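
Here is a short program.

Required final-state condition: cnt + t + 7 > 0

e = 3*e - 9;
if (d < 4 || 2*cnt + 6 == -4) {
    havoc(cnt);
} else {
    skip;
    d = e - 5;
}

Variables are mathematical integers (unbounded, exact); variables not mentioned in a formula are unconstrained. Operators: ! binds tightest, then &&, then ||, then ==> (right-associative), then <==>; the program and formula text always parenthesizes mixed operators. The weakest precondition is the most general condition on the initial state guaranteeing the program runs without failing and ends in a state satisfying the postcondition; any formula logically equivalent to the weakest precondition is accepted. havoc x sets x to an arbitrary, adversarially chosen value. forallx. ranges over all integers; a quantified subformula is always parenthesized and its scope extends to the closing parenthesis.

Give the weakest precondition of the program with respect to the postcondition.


Working backward. After the program, the postcondition cnt + t + 7 > 0 must hold; in canonical form it is cnt + t > -7.
Then branch requires forall cnt_1. cnt_1 + t > -7; else branch requires cnt + t > -7.
Before the if: ((d < 4 || 2*cnt == -10) ==> (forall cnt_1. cnt_1 + t > -7)) && ((!(d < 4 || 2*cnt == -10)) ==> cnt + t > -7)
Before e := 3*e - 9: ((d < 4 || 2*cnt == -10) ==> (forall cnt_1. cnt_1 + t > -7)) && ((!(d < 4 || 2*cnt == -10)) ==> cnt + t > -7)
Answer: WP = ((d < 4 || 2*cnt == -10) ==> (forall cnt_1. cnt_1 + t > -7)) && ((!(d < 4 || 2*cnt == -10)) ==> cnt + t > -7)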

What you are asked to do
In the listing above, find the line containing "if (d < 4 || 2*cnt" and the line containing "Variables are mathematical", then retype both and every line between them exactly, with nothing else.

Answer section
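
if (d < 4 || 2*cnt + 6 == -4) {
    havoc(cnt);
} else {
    skip;
    d = e - 5;
}

Variables are mathematical integers (unbounded, exact); variables not mentioned in a formula are unconstrained. Operators: ! binds tightest, then &&, then ||, then ==> (right-associative), then <==>; the program and formula text always parenthesizes mixed operators. The weakest precondition is the most general condition on the initial state guaranteeing the program runs without failing and ends in a state satisfying the postcondition; any formula logically equivalent to the weakest precondition is accepted. havoc x sets x to an arbitrary, adversarially chosen value. forallx. ranges over all integers; a quantified subformula is always parenthesized and its scope extends to the closing parenthesis.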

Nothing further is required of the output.